*Prompt*. In the listing below, every entry should be duplicated exactly.

━━━━━━━━━━━━━━━━━━━━

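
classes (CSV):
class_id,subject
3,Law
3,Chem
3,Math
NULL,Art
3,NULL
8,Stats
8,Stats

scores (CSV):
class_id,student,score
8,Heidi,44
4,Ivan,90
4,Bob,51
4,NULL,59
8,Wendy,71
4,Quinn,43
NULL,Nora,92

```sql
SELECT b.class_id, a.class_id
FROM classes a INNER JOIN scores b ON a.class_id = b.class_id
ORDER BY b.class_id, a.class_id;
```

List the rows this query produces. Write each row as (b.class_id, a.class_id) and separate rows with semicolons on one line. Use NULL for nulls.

(8, 8); (8, 8); (8, 8); (8, 8)

INNER JOIN keeps only pairs where the ON condition holds.
Matching on a.class_id = b.class_id. A NULL in a compared column never satisfies the condition.
- a row (class_id=3): no match → dropped.
- a row (class_id=3): no match → dropped.
- a row (class_id=3): no match → dropped.
- a row (class_id=NULL): no match → dropped.
- a row (class_id=3): no match → dropped.
- a row (class_id=8): matches 2 b row(s) → 2 output row(s).
- a row (class_id=8): matches 2 b row(s) → 2 output row(s).
After projecting and ordering:
b.class_id | a.class_id
8 | 8
8 | 8
8 | 8
8 | 8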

━━━━━━━━━━━━━━━━━━━━

*Response area*.
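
classes (CSV):
class_id,subject
3,Law
3,Chem
3,Math
NULL,Art
3,NULL
8,Stats
8,Stats

scores (CSV):
class_id,student,score
8,Heidi,44
4,Ivan,90
4,Bob,51
4,NULL,59
8,Wendy,71
4,Quinn,43
NULL,Nora,92

```sql
SELECT b.class_id, a.class_id
FROM classes a INNER JOIN scores b ON a.class_id = b.class_id
ORDER BY b.class_id, a.class_id;
```

List the rows this query produces. Write each row as (b.class_id, a.class_id) and separate rows with semicolons on one line. Use NULL for nulls.

(8, 8); (8, 8); (8, 8); (8, 8)

INNER JOIN keeps only pairs where the ON condition holds.
Matching on a.class_id = b.class_id. A NULL in a compared column never satisfies the condition.
- a row (class_id=3): no match → dropped.
- a row (class_id=3): no match → dropped.
- a row (class_id=3): no match → dropped.
- a row (class_id=NULL): no match → dropped.
- a row (class_id=3): no match → dropped.
- a row (class_id=8): matches 2 b row(s) → 2 output row(s).
- a row (class_id=8): matches 2 b row(s) → 2 output row(s).
After projecting and ordering:
b.class_id | a.class_id
8 | 8
8 | 8
8 | 8
8 | 8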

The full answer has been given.